Exercise prompt:
Let the answer be the lines from the one with "Answer: -1926487/231 ≈ -8339.8" to the end of the entries, copied exactly with both boundary lines kept.

Supplied data:
_____

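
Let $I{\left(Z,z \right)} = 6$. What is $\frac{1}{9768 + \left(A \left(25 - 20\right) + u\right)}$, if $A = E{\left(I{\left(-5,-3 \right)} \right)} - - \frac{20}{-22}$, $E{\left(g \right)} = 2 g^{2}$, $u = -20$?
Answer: $\frac{11}{111138} \approx 9.8976 \cdot 10^{-5}$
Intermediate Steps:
$A = \frac{782}{11}$ ($A = 2 \cdot 6^{2} - - \frac{20}{-22} = 2 \cdot 36 - \left(-20\right) \left(- \frac{1}{22}\right) = 72 - \frac{10}{11} = \frac{782}{11} \approx 71.091$)
$\frac{1}{9768 + \left(A \left(25 - 20\right) + u\right)} = \frac{1}{9768 - \left(20 - \frac{782 \left(25 - 20\right)}{11}\right)} = \frac{1}{9768 + \left(\frac{782}{11} \cdot 5 - 20\right)} = \frac{1}{9768 + \left(\frac{3910}{11} - 20\right)} = \frac{1}{9768 + \frac{3690}{11}} = \frac{1}{\frac{111138}{11}} = \frac{11}{111138}$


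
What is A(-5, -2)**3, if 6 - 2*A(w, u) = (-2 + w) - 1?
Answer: 343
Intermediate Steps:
A(w, u) = 9/2 - w/2 (A(w, u) = 3 - ((-2 + w) - 1)/2 = 3 - (-3 + w)/2 = 3 + (3/2 - w/2) = 9/2 - w/2)
A(-5, -2)**3 = (9/2 - 1/2*(-5))**3 = (9/2 + 5/2)**3 = 7**3 = 343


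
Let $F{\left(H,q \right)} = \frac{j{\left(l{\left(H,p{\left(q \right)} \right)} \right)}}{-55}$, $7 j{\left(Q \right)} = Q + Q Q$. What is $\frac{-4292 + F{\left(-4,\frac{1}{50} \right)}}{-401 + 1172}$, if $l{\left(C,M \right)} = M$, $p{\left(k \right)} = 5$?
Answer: $- \frac{330490}{59367} \approx -5.5669$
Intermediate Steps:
$j{\left(Q \right)} = \frac{Q}{7} + \frac{Q^{2}}{7}$ ($j{\left(Q \right)} = \frac{Q + Q Q}{7} = \frac{Q + Q^{2}}{7} = \frac{Q}{7} + \frac{Q^{2}}{7}$)
$F{\left(H,q \right)} = - \frac{6}{77}$ ($F{\left(H,q \right)} = \frac{\frac{1}{7} \cdot 5 \left(1 + 5\right)}{-55} = \frac{1}{7} \cdot 5 \cdot 6 \left(- \frac{1}{55}\right) = \frac{30}{7} \left(- \frac{1}{55}\right) = - \frac{6}{77}$)
$\frac{-4292 + F{\left(-4,\frac{1}{50} \right)}}{-401 + 1172} = \frac{-4292 - \frac{6}{77}}{-401 + 1172} = - \frac{330490}{77 \cdot 771} = \left(- \frac{330490}{77}\right) \frac{1}{771} = - \frac{330490}{59367}$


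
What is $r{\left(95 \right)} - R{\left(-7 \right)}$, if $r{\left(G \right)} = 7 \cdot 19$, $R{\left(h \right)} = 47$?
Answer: $86$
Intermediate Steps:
$r{\left(G \right)} = 133$
$r{\left(95 \right)} - R{\left(-7 \right)} = 133 - 47 = 86$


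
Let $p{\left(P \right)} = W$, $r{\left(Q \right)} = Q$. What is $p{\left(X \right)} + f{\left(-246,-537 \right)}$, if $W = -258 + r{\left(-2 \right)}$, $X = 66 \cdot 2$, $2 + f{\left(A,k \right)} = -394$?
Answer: $-656$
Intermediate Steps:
$f{\left(A,k \right)} = -396$ ($f{\left(A,k \right)} = -2 - 394 = -396$)
$X = 132$
$W = -260$ ($W = -258 - 2 = -260$)
$p{\left(P \right)} = -260$
$p{\left(X \right)} + f{\left(-246,-537 \right)} = -260 - 396 = -656$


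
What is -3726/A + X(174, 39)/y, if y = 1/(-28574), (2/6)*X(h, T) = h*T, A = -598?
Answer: -7562223315/13 ≈ -5.8171e+8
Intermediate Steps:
X(h, T) = 3*T*h (X(h, T) = 3*(h*T) = 3*(T*h) = 3*T*h)
y = -1/28574 ≈ -3.4997e-5
-3726/A + X(174, 39)/y = -3726/(-598) + (3*39*174)/(-1/28574) = -3726*(-1/598) + 20358*(-28574) = 81/13 - 581709492 = -7562223315/13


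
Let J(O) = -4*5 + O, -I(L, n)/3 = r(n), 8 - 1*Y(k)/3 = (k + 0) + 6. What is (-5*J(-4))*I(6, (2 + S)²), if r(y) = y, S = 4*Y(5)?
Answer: -416160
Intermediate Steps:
Y(k) = 6 - 3*k (Y(k) = 24 - 3*((k + 0) + 6) = 24 - 3*(k + 6) = 24 - 3*(6 + k) = 24 + (-18 - 3*k) = 6 - 3*k)
S = -36 (S = 4*(6 - 3*5) = 4*(6 - 15) = 4*(-9) = -36)
I(L, n) = -3*n
J(O) = -20 + O
(-5*J(-4))*I(6, (2 + S)²) = (-5*(-20 - 4))*(-3*(2 - 36)²) = (-5*(-24))*(-3*(-34)²) = 120*(-3*1156) = 120*(-3468) = -416160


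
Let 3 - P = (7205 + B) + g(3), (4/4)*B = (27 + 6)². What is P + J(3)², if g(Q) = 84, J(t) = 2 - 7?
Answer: -8350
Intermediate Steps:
J(t) = -5
B = 1089 (B = (27 + 6)² = 33² = 1089)
P = -8375 (P = 3 - ((7205 + 1089) + 84) = 3 - (8294 + 84) = 3 - 1*8378 = 3 - 8378 = -8375)
P + J(3)² = -8375 + (-5)² = -8375 + 25 = -8350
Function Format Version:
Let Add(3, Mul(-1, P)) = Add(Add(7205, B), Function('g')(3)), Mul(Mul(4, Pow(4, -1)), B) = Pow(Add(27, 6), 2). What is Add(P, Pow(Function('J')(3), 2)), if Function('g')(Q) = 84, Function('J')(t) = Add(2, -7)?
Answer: -8350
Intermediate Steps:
Function('J')(t) = -5
B = 1089 (B = Pow(Add(27, 6), 2) = Pow(33, 2) = 1089)
P = -8375 (P = Add(3, Mul(-1, Add(Add(7205, 1089), 84))) = Add(3, Mul(-1, Add(8294, 84))) = Add(3, Mul(-1, 8378)) = Add(3, -8378) = -8375)
Add(P, Pow(Function('J')(3), 2)) = Add(-8375, Pow(-5, 2)) = Add(-8375, 25) = -8350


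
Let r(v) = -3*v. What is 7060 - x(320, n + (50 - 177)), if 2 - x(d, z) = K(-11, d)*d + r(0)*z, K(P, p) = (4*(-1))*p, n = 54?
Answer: -402542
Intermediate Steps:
K(P, p) = -4*p
x(d, z) = 2 + 4*d**2 (x(d, z) = 2 - ((-4*d)*d + (-3*0)*z) = 2 - (-4*d**2 + 0*z) = 2 - (-4*d**2 + 0) = 2 - (-4)*d**2 = 2 + 4*d**2)
7060 - x(320, n + (50 - 177)) = 7060 - (2 + 4*320**2) = 7060 - (2 + 4*102400) = 7060 - (2 + 409600) = 7060 - 1*409602 = 7060 - 409602 = -402542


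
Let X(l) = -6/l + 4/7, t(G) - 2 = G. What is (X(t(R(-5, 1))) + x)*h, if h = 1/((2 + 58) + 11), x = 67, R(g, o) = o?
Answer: 459/497 ≈ 0.92354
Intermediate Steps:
t(G) = 2 + G
X(l) = 4/7 - 6/l (X(l) = -6/l + 4*(⅐) = -6/l + 4/7 = 4/7 - 6/l)
h = 1/71 (h = 1/(60 + 11) = 1/71 ≈ 0.014085)
(X(t(R(-5, 1))) + x)*h = ((4/7 - 6/(2 + 1)) + 67)*(1/71) = ((4/7 - 6/3) + 67)*(1/71) = ((4/7 - 6*⅓) + 67)*(1/71) = ((4/7 - 2) + 67)*(1/71) = (-10/7 + 67)*(1/71) = (459/7)*(1/71) = 459/497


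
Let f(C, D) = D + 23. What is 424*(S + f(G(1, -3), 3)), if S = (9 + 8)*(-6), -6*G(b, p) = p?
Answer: -32224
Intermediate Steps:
G(b, p) = -p/6
S = -102 (S = 17*(-6) = -102)
f(C, D) = 23 + D
424*(S + f(G(1, -3), 3)) = 424*(-102 + (23 + 3)) = 424*(-102 + 26) = 424*(-76) = -32224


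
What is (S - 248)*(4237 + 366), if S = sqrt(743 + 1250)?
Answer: -1141544 + 4603*sqrt(1993) ≈ -9.3605e+5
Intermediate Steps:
S = sqrt(1993) ≈ 44.643
(S - 248)*(4237 + 366) = (sqrt(1993) - 248)*(4237 + 366) = (-248 + sqrt(1993))*4603 = -1141544 + 4603*sqrt(1993)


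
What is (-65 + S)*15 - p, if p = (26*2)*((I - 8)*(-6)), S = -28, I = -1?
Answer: -4203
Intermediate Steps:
p = 2808 (p = (26*2)*((-1 - 8)*(-6)) = 52*(-9*(-6)) = 52*54 = 2808)
(-65 + S)*15 - p = (-65 - 28)*15 - 1*2808 = -93*15 - 2808 = -1395 - 2808 = -4203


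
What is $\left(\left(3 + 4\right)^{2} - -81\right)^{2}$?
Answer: $16900$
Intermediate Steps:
$\left(\left(3 + 4\right)^{2} - -81\right)^{2} = \left(7^{2} + 81\right)^{2} = \left(49 + 81\right)^{2} = 130^{2} = 16900$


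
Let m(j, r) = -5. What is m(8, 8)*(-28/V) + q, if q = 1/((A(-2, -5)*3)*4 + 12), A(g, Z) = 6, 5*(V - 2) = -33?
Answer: -58777/1932 ≈ -30.423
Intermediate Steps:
V = -23/5 (V = 2 + (⅕)*(-33) = 2 - 33/5 = -23/5 ≈ -4.6000)
q = 1/84 (q = 1/((6*3)*4 + 12) = 1/(18*4 + 12) = 1/(72 + 12) = 1/84 ≈ 0.011905)
m(8, 8)*(-28/V) + q = -(-140)/(-23/5) + 1/84 = -(-140)*(-5)/23 + 1/84 = -5*140/23 + 1/84 = -700/23 + 1/84 = -58777/1932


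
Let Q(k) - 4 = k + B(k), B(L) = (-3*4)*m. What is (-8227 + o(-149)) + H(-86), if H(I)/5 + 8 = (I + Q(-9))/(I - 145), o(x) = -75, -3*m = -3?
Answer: -1926487/231 ≈ -8339.8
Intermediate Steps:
m = 1 (m = -⅓*(-3) = 1)
B(L) = -12 (B(L) = -3*4*1 = -12*1 = -12)
Q(k) = -8 + k (Q(k) = 4 + (k - 12) = 4 + (-12 + k) = -8 + k)
H(I) = -40 + 5*(-17 + I)/(-145 + I) (H(I) = -40 + 5*((I + (-8 - 9))/(I - 145)) = -40 + 5*((I - 17)/(-145 + I)) = -40 + 5*((-17 + I)/(-145 + I)) = -40 + 5*(-17 + I)/(-145 + I))
(-8227 + o(-149)) + H(-86) = (-8227 - 75) + 5*(1143 - 7*(-86))/(-145 - 86) = -8302 + 5*(1143 + 602)/(-231) = -8302 + 5*(-1/231)*1745 = -8302 - 8725/231 = -1926487/231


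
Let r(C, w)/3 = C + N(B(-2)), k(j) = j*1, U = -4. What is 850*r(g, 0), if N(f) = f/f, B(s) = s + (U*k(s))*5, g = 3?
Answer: 10200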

_____

Exercise solution:
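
Answer: -1926487/231 ≈ -8339.8
Intermediate Steps:
m = 1 (m = -⅓*(-3) = 1)
B(L) = -12 (B(L) = -3*4*1 = -12*1 = -12)
Q(k) = -8 + k (Q(k) = 4 + (k - 12) = 4 + (-12 + k) = -8 + k)
H(I) = -40 + 5*(-17 + I)/(-145 + I) (H(I) = -40 + 5*((I + (-8 - 9))/(I - 145)) = -40 + 5*((I - 17)/(-145 + I)) = -40 + 5*((-17 + I)/(-145 + I)) = -40 + 5*(-17 + I)/(-145 + I))
(-8227 + o(-149)) + H(-86) = (-8227 - 75) + 5*(1143 - 7*(-86))/(-145 - 86) = -8302 + 5*(1143 + 602)/(-231) = -8302 + 5*(-1/231)*1745 = -8302 - 8725/231 = -1926487/231


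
Let r(C, w)/3 = C + N(B(-2)), k(j) = j*1, U = -4. What is 850*r(g, 0), if N(f) = f/f, B(s) = s + (U*k(s))*5, g = 3?
Answer: 10200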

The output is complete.